## What you should do
All records below are to be set down exactly, each character intact.

▼▼▼

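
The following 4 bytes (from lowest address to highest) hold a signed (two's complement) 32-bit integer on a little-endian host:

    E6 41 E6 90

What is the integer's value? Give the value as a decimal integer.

-1863958042

Little-endian: lowest address holds the least-significant byte.
Reassemble most-significant byte first: 90 E6 41 E6 → 0x90E641E6.
Top bit is set, so as a signed 32-bit value this is 0x90E641E6 − 2^32 = -1863958042.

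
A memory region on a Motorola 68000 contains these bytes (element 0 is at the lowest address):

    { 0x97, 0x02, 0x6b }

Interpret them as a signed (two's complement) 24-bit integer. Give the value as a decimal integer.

Big-endian stores the most-significant byte at the lowest address.
The bytes are already most-significant first: 0x97026B.
Top bit is set, so as a signed 24-bit value this is 0x97026B − 2^24 = -6880661.

-6880661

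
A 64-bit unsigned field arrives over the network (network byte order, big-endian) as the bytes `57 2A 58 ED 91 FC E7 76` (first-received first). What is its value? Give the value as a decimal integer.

Big-endian stores the most-significant byte at the lowest address.
The bytes are already most-significant first: 0x572A58ED91FCE776.
0x572A58ED91FCE776 = 6280930407701342070.

6280930407701342070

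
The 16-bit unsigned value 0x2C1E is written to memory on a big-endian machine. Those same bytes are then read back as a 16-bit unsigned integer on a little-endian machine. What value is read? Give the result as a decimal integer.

Stored big-endian, the bytes at ascending addresses are 2C 1E.
Read back as little-endian, the first byte is least significant, giving 0x1E2C.
0x1E2C = 7724.

7724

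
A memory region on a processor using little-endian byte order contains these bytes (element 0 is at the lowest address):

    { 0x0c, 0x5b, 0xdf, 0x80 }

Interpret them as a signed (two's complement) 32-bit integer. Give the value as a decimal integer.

-2132845812

In little-endian order the low byte comes first in memory.
Reassemble most-significant byte first: 80 DF 5B 0C → 0x80DF5B0C.
Top bit is set, so as a signed 32-bit value this is 0x80DF5B0C − 2^32 = -2132845812.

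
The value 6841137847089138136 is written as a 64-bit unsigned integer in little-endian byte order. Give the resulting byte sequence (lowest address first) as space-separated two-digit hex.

D8 89 3A 43 A0 9A F0 5E

6841137847089138136 in hexadecimal, padded to 64 bits, is 0x5EF09AA0433A89D8.
Split into bytes (most-significant first): 5E F0 9A A0 43 3A 89 D8.
Little-endian stores the least-significant byte at the lowest address.
So at ascending addresses the bytes are D8 89 3A 43 A0 9A F0 5E.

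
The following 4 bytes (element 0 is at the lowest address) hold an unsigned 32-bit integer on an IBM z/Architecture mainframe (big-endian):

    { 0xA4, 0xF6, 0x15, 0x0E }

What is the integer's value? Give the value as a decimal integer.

In big-endian order the high byte comes first in memory.
The bytes are already most-significant first: 0xA4F6150E.
0xA4F6150E = 2767590670.

2767590670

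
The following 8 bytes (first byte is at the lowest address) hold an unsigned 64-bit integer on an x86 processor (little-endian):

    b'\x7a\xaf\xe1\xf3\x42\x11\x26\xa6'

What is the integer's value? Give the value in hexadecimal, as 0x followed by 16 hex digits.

0xA6261142F3E1AF7A

In little-endian order the low byte comes first in memory.
Reassemble most-significant byte first: A6 26 11 42 F3 E1 AF 7A → 0xA6261142F3E1AF7A.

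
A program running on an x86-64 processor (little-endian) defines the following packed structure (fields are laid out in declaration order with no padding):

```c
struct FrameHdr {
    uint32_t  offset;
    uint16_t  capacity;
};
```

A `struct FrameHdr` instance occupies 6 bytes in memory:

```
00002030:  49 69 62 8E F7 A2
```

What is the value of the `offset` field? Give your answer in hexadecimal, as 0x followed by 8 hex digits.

0x8E626949

`offset` is the first field, at byte offset 0, occupying 4 bytes.
Bytes at offsets 0..3: 49 69 62 8E.
Little-endian: lowest address holds the least-significant byte.
Reassemble most-significant byte first: 8E 62 69 49 → 0x8E626949.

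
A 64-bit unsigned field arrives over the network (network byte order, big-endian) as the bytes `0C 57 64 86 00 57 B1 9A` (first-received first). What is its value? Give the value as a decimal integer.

In big-endian order the high byte comes first in memory.
The bytes are already most-significant first: 0x0C5764860057B19A.
0x0C5764860057B19A = 889289978123104666.

889289978123104666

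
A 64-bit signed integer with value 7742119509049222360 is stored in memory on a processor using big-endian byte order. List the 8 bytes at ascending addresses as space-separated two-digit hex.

7742119509049222360 in hexadecimal, padded to 64 bits, is 0x6B7188AC898024D8.
Split into bytes (most-significant first): 6B 71 88 AC 89 80 24 D8.
Big-endian stores the most-significant byte at the lowest address.
So the memory order matches the most-significant-first order: 6B 71 88 AC 89 80 24 D8.

6B 71 88 AC 89 80 24 D8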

▲▲▲

## Response
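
The following 4 bytes (from lowest address to highest) hold a signed (two's complement) 32-bit integer on a little-endian host:

    E6 41 E6 90

What is the integer's value? Give the value as a decimal integer.

-1863958042

Little-endian: lowest address holds the least-significant byte.
Reassemble most-significant byte first: 90 E6 41 E6 → 0x90E641E6.
Top bit is set, so as a signed 32-bit value this is 0x90E641E6 − 2^32 = -1863958042.

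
A memory region on a Motorola 68000 contains these bytes (element 0 is at the lowest address):

    { 0x97, 0x02, 0x6b }

Interpret them as a signed (two's complement) 24-bit integer. Give the value as a decimal integer.

Big-endian stores the most-significant byte at the lowest address.
The bytes are already most-significant first: 0x97026B.
Top bit is set, so as a signed 24-bit value this is 0x97026B − 2^24 = -6880661.

-6880661

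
A 64-bit unsigned field arrives over the network (network byte order, big-endian) as the bytes `57 2A 58 ED 91 FC E7 76` (first-received first). What is its value? Give the value as a decimal integer.

Big-endian stores the most-significant byte at the lowest address.
The bytes are already most-significant first: 0x572A58ED91FCE776.
0x572A58ED91FCE776 = 6280930407701342070.

6280930407701342070

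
The 16-bit unsigned value 0x2C1E is written to memory on a big-endian machine. Those same bytes are then read back as a 16-bit unsigned integer on a little-endian machine. What value is read? Give the result as a decimal integer.

Stored big-endian, the bytes at ascending addresses are 2C 1E.
Read back as little-endian, the first byte is least significant, giving 0x1E2C.
0x1E2C = 7724.

7724

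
A memory region on a processor using little-endian byte order contains these bytes (element 0 is at the lowest address):

    { 0x0c, 0x5b, 0xdf, 0x80 }

Interpret them as a signed (two's complement) 32-bit integer. Give the value as a decimal integer.

-2132845812

In little-endian order the low byte comes first in memory.
Reassemble most-significant byte first: 80 DF 5B 0C → 0x80DF5B0C.
Top bit is set, so as a signed 32-bit value this is 0x80DF5B0C − 2^32 = -2132845812.

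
The value 6841137847089138136 is written as a 64-bit unsigned integer in little-endian byte order. Give the resulting byte sequence (lowest address first) as space-separated two-digit hex.

D8 89 3A 43 A0 9A F0 5E

6841137847089138136 in hexadecimal, padded to 64 bits, is 0x5EF09AA0433A89D8.
Split into bytes (most-significant first): 5E F0 9A A0 43 3A 89 D8.
Little-endian stores the least-significant byte at the lowest address.
So at ascending addresses the bytes are D8 89 3A 43 A0 9A F0 5E.

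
The following 4 bytes (element 0 is at the lowest address) hold an unsigned 32-bit integer on an IBM z/Architecture mainframe (big-endian):

    { 0xA4, 0xF6, 0x15, 0x0E }

What is the integer's value? Give the value as a decimal integer.

In big-endian order the high byte comes first in memory.
The bytes are already most-significant first: 0xA4F6150E.
0xA4F6150E = 2767590670.

2767590670

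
The following 8 bytes (first byte is at the lowest address) hold an unsigned 64-bit integer on an x86 processor (little-endian):

    b'\x7a\xaf\xe1\xf3\x42\x11\x26\xa6'

What is the integer's value? Give the value in hexadecimal, as 0x followed by 16 hex digits.

0xA6261142F3E1AF7A

In little-endian order the low byte comes first in memory.
Reassemble most-significant byte first: A6 26 11 42 F3 E1 AF 7A → 0xA6261142F3E1AF7A.

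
A program running on an x86-64 processor (little-endian) defines the following packed structure (fields are laid out in declaration order with no padding):

```c
struct FrameHdr {
    uint32_t  offset;
    uint16_t  capacity;
};
```

A `struct FrameHdr` instance occupies 6 bytes in memory:

```
00002030:  49 69 62 8E F7 A2
```

What is the value of the `offset` field? Give your answer in hexadecimal, as 0x followed by 8 hex digits.

0x8E626949

`offset` is the first field, at byte offset 0, occupying 4 bytes.
Bytes at offsets 0..3: 49 69 62 8E.
Little-endian: lowest address holds the least-significant byte.
Reassemble most-significant byte first: 8E 62 69 49 → 0x8E626949.

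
A 64-bit unsigned field arrives over the network (network byte order, big-endian) as the bytes `0C 57 64 86 00 57 B1 9A` (first-received first). What is its value? Give the value as a decimal integer.

In big-endian order the high byte comes first in memory.
The bytes are already most-significant first: 0x0C5764860057B19A.
0x0C5764860057B19A = 889289978123104666.

889289978123104666

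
A 64-bit signed integer with value 7742119509049222360 is stored in memory on a processor using big-endian byte order. List the 8 bytes at ascending addresses as space-separated two-digit hex.

7742119509049222360 in hexadecimal, padded to 64 bits, is 0x6B7188AC898024D8.
Split into bytes (most-significant first): 6B 71 88 AC 89 80 24 D8.
Big-endian stores the most-significant byte at the lowest address.
So the memory order matches the most-significant-first order: 6B 71 88 AC 89 80 24 D8.

6B 71 88 AC 89 80 24 D8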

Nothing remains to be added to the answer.